=== Section Start ===

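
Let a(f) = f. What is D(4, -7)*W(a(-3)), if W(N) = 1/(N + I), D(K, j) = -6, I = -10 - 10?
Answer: 6/23 ≈ 0.26087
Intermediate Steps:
I = -20
W(N) = 1/(-20 + N) (W(N) = 1/(N - 20) = 1/(-20 + N))
D(4, -7)*W(a(-3)) = -6/(-20 - 3) = -6/(-23) = -6*(-1/23) = 6/23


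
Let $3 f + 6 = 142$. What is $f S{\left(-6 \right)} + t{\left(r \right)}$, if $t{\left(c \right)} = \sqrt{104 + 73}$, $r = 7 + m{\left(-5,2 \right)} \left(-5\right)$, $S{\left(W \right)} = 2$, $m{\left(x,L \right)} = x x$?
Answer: $\frac{272}{3} + \sqrt{177} \approx 103.97$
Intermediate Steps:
$m{\left(x,L \right)} = x^{2}$
$f = \frac{136}{3}$ ($f = -2 + \frac{1}{3} \cdot 142 = -2 + \frac{142}{3} = \frac{136}{3} \approx 45.333$)
$r = -118$ ($r = 7 + \left(-5\right)^{2} \left(-5\right) = 7 + 25 \left(-5\right) = 7 - 125 = -118$)
$t{\left(c \right)} = \sqrt{177}$
$f S{\left(-6 \right)} + t{\left(r \right)} = \frac{136}{3} \cdot 2 + \sqrt{177} = \frac{272}{3} + \sqrt{177}$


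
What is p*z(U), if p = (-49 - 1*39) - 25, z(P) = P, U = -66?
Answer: 7458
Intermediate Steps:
p = -113 (p = (-49 - 39) - 25 = -88 - 25 = -113)
p*z(U) = -113*(-66) = 7458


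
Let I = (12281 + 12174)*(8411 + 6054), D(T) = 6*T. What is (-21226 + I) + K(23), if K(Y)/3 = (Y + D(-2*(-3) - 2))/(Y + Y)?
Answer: 16271136195/46 ≈ 3.5372e+8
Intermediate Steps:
I = 353741575 (I = 24455*14465 = 353741575)
K(Y) = 3*(24 + Y)/(2*Y) (K(Y) = 3*((Y + 6*(-2*(-3) - 2))/(Y + Y)) = 3*((Y + 6*(6 - 2))/((2*Y))) = 3*((Y + 6*4)*(1/(2*Y))) = 3*((Y + 24)*(1/(2*Y))) = 3*((24 + Y)*(1/(2*Y))) = 3*((24 + Y)/(2*Y)) = 3*(24 + Y)/(2*Y))
(-21226 + I) + K(23) = (-21226 + 353741575) + (3/2 + 36/23) = 353720349 + (3/2 + 36*(1/23)) = 353720349 + (3/2 + 36/23) = 353720349 + 141/46 = 16271136195/46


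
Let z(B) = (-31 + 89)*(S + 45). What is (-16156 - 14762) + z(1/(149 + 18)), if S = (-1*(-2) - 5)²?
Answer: -27786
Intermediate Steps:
S = 9 (S = (2 - 5)² = (-3)² = 9)
z(B) = 3132 (z(B) = (-31 + 89)*(9 + 45) = 58*54 = 3132)
(-16156 - 14762) + z(1/(149 + 18)) = (-16156 - 14762) + 3132 = -30918 + 3132 = -27786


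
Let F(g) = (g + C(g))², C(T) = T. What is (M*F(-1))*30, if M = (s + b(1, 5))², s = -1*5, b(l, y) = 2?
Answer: 1080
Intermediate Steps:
s = -5
F(g) = 4*g² (F(g) = (g + g)² = (2*g)² = 4*g²)
M = 9 (M = (-5 + 2)² = (-3)² = 9)
(M*F(-1))*30 = (9*(4*(-1)²))*30 = (9*(4*1))*30 = (9*4)*30 = 36*30 = 1080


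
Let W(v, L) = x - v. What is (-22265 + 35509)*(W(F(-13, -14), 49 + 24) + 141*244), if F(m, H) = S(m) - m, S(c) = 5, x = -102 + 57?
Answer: 454812204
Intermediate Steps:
x = -45
F(m, H) = 5 - m
W(v, L) = -45 - v
(-22265 + 35509)*(W(F(-13, -14), 49 + 24) + 141*244) = (-22265 + 35509)*((-45 - (5 - 1*(-13))) + 141*244) = 13244*((-45 - (5 + 13)) + 34404) = 13244*((-45 - 1*18) + 34404) = 13244*((-45 - 18) + 34404) = 13244*(-63 + 34404) = 13244*34341 = 454812204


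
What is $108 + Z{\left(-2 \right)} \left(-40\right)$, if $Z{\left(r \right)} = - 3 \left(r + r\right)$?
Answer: $-372$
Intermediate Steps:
$Z{\left(r \right)} = - 6 r$ ($Z{\left(r \right)} = - 3 \cdot 2 r = - 6 r$)
$108 + Z{\left(-2 \right)} \left(-40\right) = 108 + \left(-6\right) \left(-2\right) \left(-40\right) = 108 + 12 \left(-40\right) = 108 - 480 = -372$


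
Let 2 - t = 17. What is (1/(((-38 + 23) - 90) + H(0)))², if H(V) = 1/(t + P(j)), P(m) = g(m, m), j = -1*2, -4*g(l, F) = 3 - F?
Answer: 4225/46635241 ≈ 9.0597e-5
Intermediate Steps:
t = -15 (t = 2 - 1*17 = 2 - 17 = -15)
g(l, F) = -¾ + F/4 (g(l, F) = -(3 - F)/4 = -¾ + F/4)
j = -2
P(m) = -¾ + m/4
H(V) = -4/65 (H(V) = 1/(-15 + (-¾ + (¼)*(-2))) = 1/(-15 + (-¾ - ½)) = 1/(-15 - 5/4) = 1/(-65/4) = -4/65)
(1/(((-38 + 23) - 90) + H(0)))² = (1/(((-38 + 23) - 90) - 4/65))² = (1/((-15 - 90) - 4/65))² = (1/(-105 - 4/65))² = (1/(-6829/65))² = (-65/6829)² = 4225/46635241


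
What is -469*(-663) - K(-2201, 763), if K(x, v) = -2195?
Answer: 313142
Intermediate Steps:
-469*(-663) - K(-2201, 763) = -469*(-663) - 1*(-2195) = 310947 + 2195 = 313142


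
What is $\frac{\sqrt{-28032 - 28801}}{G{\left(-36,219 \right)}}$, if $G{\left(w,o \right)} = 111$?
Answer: $\frac{i \sqrt{56833}}{111} \approx 2.1477 i$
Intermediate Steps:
$\frac{\sqrt{-28032 - 28801}}{G{\left(-36,219 \right)}} = \frac{\sqrt{-28032 - 28801}}{111} = \sqrt{-56833} \cdot \frac{1}{111} = i \sqrt{56833} \cdot \frac{1}{111} = \frac{i \sqrt{56833}}{111}$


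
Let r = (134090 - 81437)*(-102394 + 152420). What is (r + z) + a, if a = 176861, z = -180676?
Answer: 2634015163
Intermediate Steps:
r = 2634018978 (r = 52653*50026 = 2634018978)
(r + z) + a = (2634018978 - 180676) + 176861 = 2633838302 + 176861 = 2634015163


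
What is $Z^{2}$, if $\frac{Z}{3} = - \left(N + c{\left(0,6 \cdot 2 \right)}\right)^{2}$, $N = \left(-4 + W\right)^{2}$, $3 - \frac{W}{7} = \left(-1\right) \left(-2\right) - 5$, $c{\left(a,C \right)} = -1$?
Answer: $39021848082009$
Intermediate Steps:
$W = 42$ ($W = 21 - 7 \left(\left(-1\right) \left(-2\right) - 5\right) = 21 - 7 \left(2 - 5\right) = 21 - -21 = 21 + 21 = 42$)
$N = 1444$ ($N = \left(-4 + 42\right)^{2} = 38^{2} = 1444$)
$Z = -6246747$ ($Z = 3 \left(- \left(1444 - 1\right)^{2}\right) = 3 \left(- 1443^{2}\right) = 3 \left(\left(-1\right) 2082249\right) = 3 \left(-2082249\right) = -6246747$)
$Z^{2} = \left(-6246747\right)^{2} = 39021848082009$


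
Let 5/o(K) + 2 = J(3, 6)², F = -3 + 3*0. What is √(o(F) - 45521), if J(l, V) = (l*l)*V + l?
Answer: I*√479928296454/3247 ≈ 213.36*I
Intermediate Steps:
F = -3 (F = -3 + 0 = -3)
J(l, V) = l + V*l² (J(l, V) = l²*V + l = V*l² + l = l + V*l²)
o(K) = 5/3247 (o(K) = 5/(-2 + (3*(1 + 6*3))²) = 5/(-2 + (3*(1 + 18))²) = 5/(-2 + (3*19)²) = 5/(-2 + 57²) = 5/(-2 + 3249) = 5/3247)
√(o(F) - 45521) = √(5/3247 - 45521) = √(-147806682/3247) = I*√479928296454/3247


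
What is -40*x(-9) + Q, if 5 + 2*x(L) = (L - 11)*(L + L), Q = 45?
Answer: -7055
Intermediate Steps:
x(L) = -5/2 + L*(-11 + L) (x(L) = -5/2 + ((L - 11)*(L + L))/2 = -5/2 + ((-11 + L)*(2*L))/2 = -5/2 + (2*L*(-11 + L))/2 = -5/2 + L*(-11 + L))
-40*x(-9) + Q = -40*(-5/2 + (-9)² - 11*(-9)) + 45 = -40*(-5/2 + 81 + 99) + 45 = -40*355/2 + 45 = -7100 + 45 = -7055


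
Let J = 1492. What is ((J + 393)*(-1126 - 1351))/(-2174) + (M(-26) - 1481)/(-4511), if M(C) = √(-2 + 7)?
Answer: 21065732789/9806914 - √5/4511 ≈ 2148.0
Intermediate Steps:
M(C) = √5
((J + 393)*(-1126 - 1351))/(-2174) + (M(-26) - 1481)/(-4511) = ((1492 + 393)*(-1126 - 1351))/(-2174) + (√5 - 1481)/(-4511) = (1885*(-2477))*(-1/2174) + (-1481 + √5)*(-1/4511) = -4669145*(-1/2174) + (1481/4511 - √5/4511) = 4669145/2174 + (1481/4511 - √5/4511) = 21065732789/9806914 - √5/4511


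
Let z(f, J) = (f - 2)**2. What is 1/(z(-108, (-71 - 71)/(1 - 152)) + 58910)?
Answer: 1/71010 ≈ 1.4083e-5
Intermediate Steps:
z(f, J) = (-2 + f)**2
1/(z(-108, (-71 - 71)/(1 - 152)) + 58910) = 1/((-2 - 108)**2 + 58910) = 1/((-110)**2 + 58910) = 1/(12100 + 58910) = 1/71010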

=== Section End ===

Please transcribe the data exactly from its first line. End with the line that contains "Answer: 16271136195/46 ≈ 3.5372e+8".

**RESPONSE TO THE EXERCISE:**
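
Let a(f) = f. What is D(4, -7)*W(a(-3)), if W(N) = 1/(N + I), D(K, j) = -6, I = -10 - 10?
Answer: 6/23 ≈ 0.26087
Intermediate Steps:
I = -20
W(N) = 1/(-20 + N) (W(N) = 1/(N - 20) = 1/(-20 + N))
D(4, -7)*W(a(-3)) = -6/(-20 - 3) = -6/(-23) = -6*(-1/23) = 6/23


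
Let $3 f + 6 = 142$. What is $f S{\left(-6 \right)} + t{\left(r \right)}$, if $t{\left(c \right)} = \sqrt{104 + 73}$, $r = 7 + m{\left(-5,2 \right)} \left(-5\right)$, $S{\left(W \right)} = 2$, $m{\left(x,L \right)} = x x$?
Answer: $\frac{272}{3} + \sqrt{177} \approx 103.97$
Intermediate Steps:
$m{\left(x,L \right)} = x^{2}$
$f = \frac{136}{3}$ ($f = -2 + \frac{1}{3} \cdot 142 = -2 + \frac{142}{3} = \frac{136}{3} \approx 45.333$)
$r = -118$ ($r = 7 + \left(-5\right)^{2} \left(-5\right) = 7 + 25 \left(-5\right) = 7 - 125 = -118$)
$t{\left(c \right)} = \sqrt{177}$
$f S{\left(-6 \right)} + t{\left(r \right)} = \frac{136}{3} \cdot 2 + \sqrt{177} = \frac{272}{3} + \sqrt{177}$


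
What is p*z(U), if p = (-49 - 1*39) - 25, z(P) = P, U = -66?
Answer: 7458
Intermediate Steps:
p = -113 (p = (-49 - 39) - 25 = -88 - 25 = -113)
p*z(U) = -113*(-66) = 7458


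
Let I = (12281 + 12174)*(8411 + 6054), D(T) = 6*T. What is (-21226 + I) + K(23), if K(Y)/3 = (Y + D(-2*(-3) - 2))/(Y + Y)?
Answer: 16271136195/46 ≈ 3.5372e+8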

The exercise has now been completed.